| HOW TO COMPLETE THIS TASK |
Scan the records for the word "What". Copy each line that includes it.

| INFORMATION PROVIDED |

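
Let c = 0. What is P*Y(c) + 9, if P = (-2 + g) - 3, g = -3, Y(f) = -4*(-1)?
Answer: -23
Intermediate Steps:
Y(f) = 4
P = -8 (P = (-2 - 3) - 3 = -5 - 3 = -8)
P*Y(c) + 9 = -8*4 + 9 = -32 + 9 = -23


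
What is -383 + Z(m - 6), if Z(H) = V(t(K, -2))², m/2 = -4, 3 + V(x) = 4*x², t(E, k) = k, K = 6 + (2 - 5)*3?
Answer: -214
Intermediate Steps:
K = -3 (K = 6 - 3*3 = 6 - 9 = -3)
V(x) = -3 + 4*x²
m = -8 (m = 2*(-4) = -8)
Z(H) = 169 (Z(H) = (-3 + 4*(-2)²)² = (-3 + 4*4)² = (-3 + 16)² = 13² = 169)
-383 + Z(m - 6) = -383 + 169 = -214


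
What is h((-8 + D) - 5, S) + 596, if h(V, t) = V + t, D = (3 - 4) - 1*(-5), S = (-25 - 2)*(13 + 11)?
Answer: -61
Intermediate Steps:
S = -648 (S = -27*24 = -648)
D = 4 (D = -1 + 5 = 4)
h((-8 + D) - 5, S) + 596 = (((-8 + 4) - 5) - 648) + 596 = ((-4 - 5) - 648) + 596 = (-9 - 648) + 596 = -657 + 596 = -61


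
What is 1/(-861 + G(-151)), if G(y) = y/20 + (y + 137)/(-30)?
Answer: -12/10417 ≈ -0.0011520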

| SOLUTION TO THE PROBLEM |
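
Let c = 0. What is P*Y(c) + 9, if P = (-2 + g) - 3, g = -3, Y(f) = -4*(-1)?
What is -383 + Z(m - 6), if Z(H) = V(t(K, -2))², m/2 = -4, 3 + V(x) = 4*x², t(E, k) = k, K = 6 + (2 - 5)*3?
What is h((-8 + D) - 5, S) + 596, if h(V, t) = V + t, D = (3 - 4) - 1*(-5), S = (-25 - 2)*(13 + 11)?
What is 1/(-861 + G(-151)), if G(y) = y/20 + (y + 137)/(-30)?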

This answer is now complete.